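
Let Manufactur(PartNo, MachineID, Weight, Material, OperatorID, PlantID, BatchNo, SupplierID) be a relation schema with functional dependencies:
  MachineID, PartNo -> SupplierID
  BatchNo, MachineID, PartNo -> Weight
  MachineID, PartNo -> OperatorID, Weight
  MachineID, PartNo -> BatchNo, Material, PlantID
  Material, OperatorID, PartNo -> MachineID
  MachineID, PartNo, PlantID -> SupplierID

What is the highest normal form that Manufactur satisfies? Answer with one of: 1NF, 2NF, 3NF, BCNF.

BCNF

Candidate keys: {MachineID, PartNo}, {Material, OperatorID, PartNo}. Prime attributes: {MachineID, Material, OperatorID, PartNo}.
Every FD has a superkey on the left, so the relation is in BCNF.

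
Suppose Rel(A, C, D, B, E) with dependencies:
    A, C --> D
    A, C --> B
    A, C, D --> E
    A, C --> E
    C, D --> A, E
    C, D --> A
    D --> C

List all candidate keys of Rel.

{A, C}, {D}

{D}⁺ = {A, B, C, D, E} — all of the relation — so {D} is a candidate key.
{A, C}⁺ = {A, B, C, D, E} — all of the relation — so {A, C} is a candidate key.
These are minimal and exhaustive — every other superkey contains one of them.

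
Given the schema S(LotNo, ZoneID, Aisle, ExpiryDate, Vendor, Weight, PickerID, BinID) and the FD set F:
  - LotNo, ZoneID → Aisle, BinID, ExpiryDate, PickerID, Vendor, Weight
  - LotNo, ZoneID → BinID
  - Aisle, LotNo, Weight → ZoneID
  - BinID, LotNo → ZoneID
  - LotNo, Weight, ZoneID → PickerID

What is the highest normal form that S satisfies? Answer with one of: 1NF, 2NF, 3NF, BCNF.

BCNF

Candidate keys: {Aisle, LotNo, Weight}, {BinID, LotNo}, {LotNo, ZoneID}. Prime attributes: {Aisle, BinID, LotNo, Weight, ZoneID}.
Every FD has a superkey on the left, so the relation is in BCNF.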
----------------------------------------
> [Activity]
The listing above should be returned in full, exactly as shown.

> [Answer to this exercise]
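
Let Manufactur(PartNo, MachineID, Weight, Material, OperatorID, PlantID, BatchNo, SupplierID) be a relation schema with functional dependencies:
  MachineID, PartNo -> SupplierID
  BatchNo, MachineID, PartNo -> Weight
  MachineID, PartNo -> OperatorID, Weight
  MachineID, PartNo -> BatchNo, Material, PlantID
  Material, OperatorID, PartNo -> MachineID
  MachineID, PartNo, PlantID -> SupplierID

What is the highest normal form that Manufactur satisfies? Answer with one of: 1NF, 2NF, 3NF, BCNF.

BCNF

Candidate keys: {MachineID, PartNo}, {Material, OperatorID, PartNo}. Prime attributes: {MachineID, Material, OperatorID, PartNo}.
Every FD has a superkey on the left, so the relation is in BCNF.

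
Suppose Rel(A, C, D, B, E) with dependencies:
    A, C --> D
    A, C --> B
    A, C, D --> E
    A, C --> E
    C, D --> A, E
    C, D --> A
    D --> C

List all candidate keys of Rel.

{A, C}, {D}

{D}⁺ = {A, B, C, D, E} — all of the relation — so {D} is a candidate key.
{A, C}⁺ = {A, B, C, D, E} — all of the relation — so {A, C} is a candidate key.
These are minimal and exhaustive — every other superkey contains one of them.

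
Given the schema S(LotNo, ZoneID, Aisle, ExpiryDate, Vendor, Weight, PickerID, BinID) and the FD set F:
  - LotNo, ZoneID → Aisle, BinID, ExpiryDate, PickerID, Vendor, Weight
  - LotNo, ZoneID → BinID
  - Aisle, LotNo, Weight → ZoneID
  - BinID, LotNo → ZoneID
  - LotNo, Weight, ZoneID → PickerID

What is the highest normal form that S satisfies? Answer with one of: 1NF, 2NF, 3NF, BCNF.

BCNF

Candidate keys: {Aisle, LotNo, Weight}, {BinID, LotNo}, {LotNo, ZoneID}. Prime attributes: {Aisle, BinID, LotNo, Weight, ZoneID}.
Every FD has a superkey on the left, so the relation is in BCNF.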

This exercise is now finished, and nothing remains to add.